DIRECTIONS
Exact copies of all entries are expected.

-=-=-

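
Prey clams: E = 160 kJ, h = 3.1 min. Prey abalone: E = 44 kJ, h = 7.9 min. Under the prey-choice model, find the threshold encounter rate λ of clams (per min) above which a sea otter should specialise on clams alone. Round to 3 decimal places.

Drop abalone once their profitability E₂/h₂ falls below the rate achievable on clams alone: E₂/h₂ = λE₁/(1 + λh₁).
Solve for λ: λE₁h₂ = E₂(1 + λh₁) → λ(E₁h₂ − E₂h₁) = E₂ → λ = E₂/(E₁h₂ − E₂h₁).
λ = 44/(160×7.9 − 44×3.1) = 44/1128 = 0.03902 per min.

0.039 per min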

-=-=-

EXERCISE SOLUTION
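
Prey clams: E = 160 kJ, h = 3.1 min. Prey abalone: E = 44 kJ, h = 7.9 min. Under the prey-choice model, find the threshold encounter rate λ of clams (per min) above which a sea otter should specialise on clams alone. Round to 3 decimal places.

Drop abalone once their profitability E₂/h₂ falls below the rate achievable on clams alone: E₂/h₂ = λE₁/(1 + λh₁).
Solve for λ: λE₁h₂ = E₂(1 + λh₁) → λ(E₁h₂ − E₂h₁) = E₂ → λ = E₂/(E₁h₂ − E₂h₁).
λ = 44/(160×7.9 − 44×3.1) = 44/1128 = 0.03902 per min.

0.039 per min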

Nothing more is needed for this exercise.